(What is expected)
Give back exactly the lines of the entries below from the line with "connector: (x=-1, y=0), insert" to the line with "standoff: (x=1, y=1), insert from -x", inclusive, and only those.

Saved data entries
====================

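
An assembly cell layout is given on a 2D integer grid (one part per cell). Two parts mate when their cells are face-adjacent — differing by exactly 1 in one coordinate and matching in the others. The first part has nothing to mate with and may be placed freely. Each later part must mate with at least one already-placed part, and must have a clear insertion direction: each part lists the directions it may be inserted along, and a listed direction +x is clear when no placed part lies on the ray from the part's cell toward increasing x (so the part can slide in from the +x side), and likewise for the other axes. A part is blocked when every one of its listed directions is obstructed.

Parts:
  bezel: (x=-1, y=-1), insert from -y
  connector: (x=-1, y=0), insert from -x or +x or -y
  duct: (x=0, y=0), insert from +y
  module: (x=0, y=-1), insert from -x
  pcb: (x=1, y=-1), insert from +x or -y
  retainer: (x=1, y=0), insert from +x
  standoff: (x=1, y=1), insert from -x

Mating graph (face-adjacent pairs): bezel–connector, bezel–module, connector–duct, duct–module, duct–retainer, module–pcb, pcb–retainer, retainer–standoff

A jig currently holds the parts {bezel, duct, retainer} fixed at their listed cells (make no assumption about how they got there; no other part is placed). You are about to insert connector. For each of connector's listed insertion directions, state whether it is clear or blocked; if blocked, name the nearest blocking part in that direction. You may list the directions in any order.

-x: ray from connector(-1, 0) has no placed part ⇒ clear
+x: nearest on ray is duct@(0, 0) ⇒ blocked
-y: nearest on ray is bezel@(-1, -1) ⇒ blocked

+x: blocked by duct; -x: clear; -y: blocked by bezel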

====================

(Output for this task)
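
  connector: (x=-1, y=0), insert from -x or +x or -y
  duct: (x=0, y=0), insert from +y
  module: (x=0, y=-1), insert from -x
  pcb: (x=1, y=-1), insert from +x or -y
  retainer: (x=1, y=0), insert from +x
  standoff: (x=1, y=1), insert from -x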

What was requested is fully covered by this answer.